Exercise instructions:
In full and without alteration, print the entries that follow.

Information provided:
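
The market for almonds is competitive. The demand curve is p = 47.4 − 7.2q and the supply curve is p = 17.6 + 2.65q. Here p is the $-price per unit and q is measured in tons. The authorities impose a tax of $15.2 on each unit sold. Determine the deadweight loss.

$11.73

Competitive equilibrium: 47.4 − 7.2q = 17.6 + 2.65q → q* = 3.0254, p* = 25.6173.
With the tax, the buyer price exceeds the seller price by 15.2: (47.4 − 7.2q) − (17.6 + 2.65q) = 15.2 → q' = 1.4822.
Δq = 3.0254 − 1.4822 = 1.5432; the wedge equals the tax, 15.2.
Welfare loss = ½ × 1.5432 × 15.2 = $11.73.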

Reply to the exercise:
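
The market for almonds is competitive. The demand curve is p = 47.4 − 7.2q and the supply curve is p = 17.6 + 2.65q. Here p is the $-price per unit and q is measured in tons. The authorities impose a tax of $15.2 on each unit sold. Determine the deadweight loss.

$11.73

Competitive equilibrium: 47.4 − 7.2q = 17.6 + 2.65q → q* = 3.0254, p* = 25.6173.
With the tax, the buyer price exceeds the seller price by 15.2: (47.4 − 7.2q) − (17.6 + 2.65q) = 15.2 → q' = 1.4822.
Δq = 3.0254 − 1.4822 = 1.5432; the wedge equals the tax, 15.2.
Welfare loss = ½ × 1.5432 × 15.2 = $11.73.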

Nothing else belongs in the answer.